▶ _TASK DESCRIPTION_
Print every record word for word.

▶ _Data excerpts_
====================

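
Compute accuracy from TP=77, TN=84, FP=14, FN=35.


Accuracy = (TP+TN)/(TP+TN+FP+FN)
= (77+84)/(210)
= 161/210 = 76.67%

76.67%


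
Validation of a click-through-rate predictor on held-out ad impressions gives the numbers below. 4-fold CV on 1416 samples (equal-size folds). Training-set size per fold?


Fold size = 1416/4 = 354
Training per fold = 1416 - 354 = 1062

1062


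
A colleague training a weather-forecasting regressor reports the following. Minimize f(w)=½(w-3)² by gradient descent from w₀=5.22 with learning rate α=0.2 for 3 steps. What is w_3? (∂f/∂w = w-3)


step 1: grad = 5.22-3 = 2.22; w = 5.22 - 0.2·(2.22) = 4.776
step 2: grad = 4.776-3 = 1.776; w = 4.776 - 0.2·(1.776) = 4.4208
step 3: grad = 4.4208-3 = 1.4208; w = 4.4208 - 0.2·(1.4208) = 4.13664

4.13664


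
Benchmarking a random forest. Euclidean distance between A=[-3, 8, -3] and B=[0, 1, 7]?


d = √((-3-0)² + (8-1)² + (-3-7)²)
  = √(9 + 49 + 100)
  = √158 = 12.5698

12.5698


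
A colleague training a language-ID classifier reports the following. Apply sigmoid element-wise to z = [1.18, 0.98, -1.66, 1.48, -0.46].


σ(1.18) = 1/(1+e^-1.18) = 0.7649
σ(0.98) = 1/(1+e^-0.98) = 0.7271
σ(-1.66) = 1/(1+e^1.66) = 0.1598
σ(1.48) = 1/(1+e^-1.48) = 0.8146
σ(-0.46) = 1/(1+e^0.46) = 0.387
result = [0.7649, 0.7271, 0.1598, 0.8146, 0.387]

[0.7649, 0.7271, 0.1598, 0.8146, 0.387]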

====================

▶ _OUTPUT_
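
Compute accuracy from TP=77, TN=84, FP=14, FN=35.


Accuracy = (TP+TN)/(TP+TN+FP+FN)
= (77+84)/(210)
= 161/210 = 76.67%

76.67%


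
Validation of a click-through-rate predictor on held-out ad impressions gives the numbers below. 4-fold CV on 1416 samples (equal-size folds). Training-set size per fold?


Fold size = 1416/4 = 354
Training per fold = 1416 - 354 = 1062

1062


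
A colleague training a weather-forecasting regressor reports the following. Minimize f(w)=½(w-3)² by gradient descent from w₀=5.22 with learning rate α=0.2 for 3 steps. What is w_3? (∂f/∂w = w-3)


step 1: grad = 5.22-3 = 2.22; w = 5.22 - 0.2·(2.22) = 4.776
step 2: grad = 4.776-3 = 1.776; w = 4.776 - 0.2·(1.776) = 4.4208
step 3: grad = 4.4208-3 = 1.4208; w = 4.4208 - 0.2·(1.4208) = 4.13664

4.13664


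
Benchmarking a random forest. Euclidean distance between A=[-3, 8, -3] and B=[0, 1, 7]?


d = √((-3-0)² + (8-1)² + (-3-7)²)
  = √(9 + 49 + 100)
  = √158 = 12.5698

12.5698


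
A colleague training a language-ID classifier reports the following. Apply sigmoid element-wise to z = [1.18, 0.98, -1.66, 1.48, -0.46].


σ(1.18) = 1/(1+e^-1.18) = 0.7649
σ(0.98) = 1/(1+e^-0.98) = 0.7271
σ(-1.66) = 1/(1+e^1.66) = 0.1598
σ(1.48) = 1/(1+e^-1.48) = 0.8146
σ(-0.46) = 1/(1+e^0.46) = 0.387
result = [0.7649, 0.7271, 0.1598, 0.8146, 0.387]

[0.7649, 0.7271, 0.1598, 0.8146, 0.387]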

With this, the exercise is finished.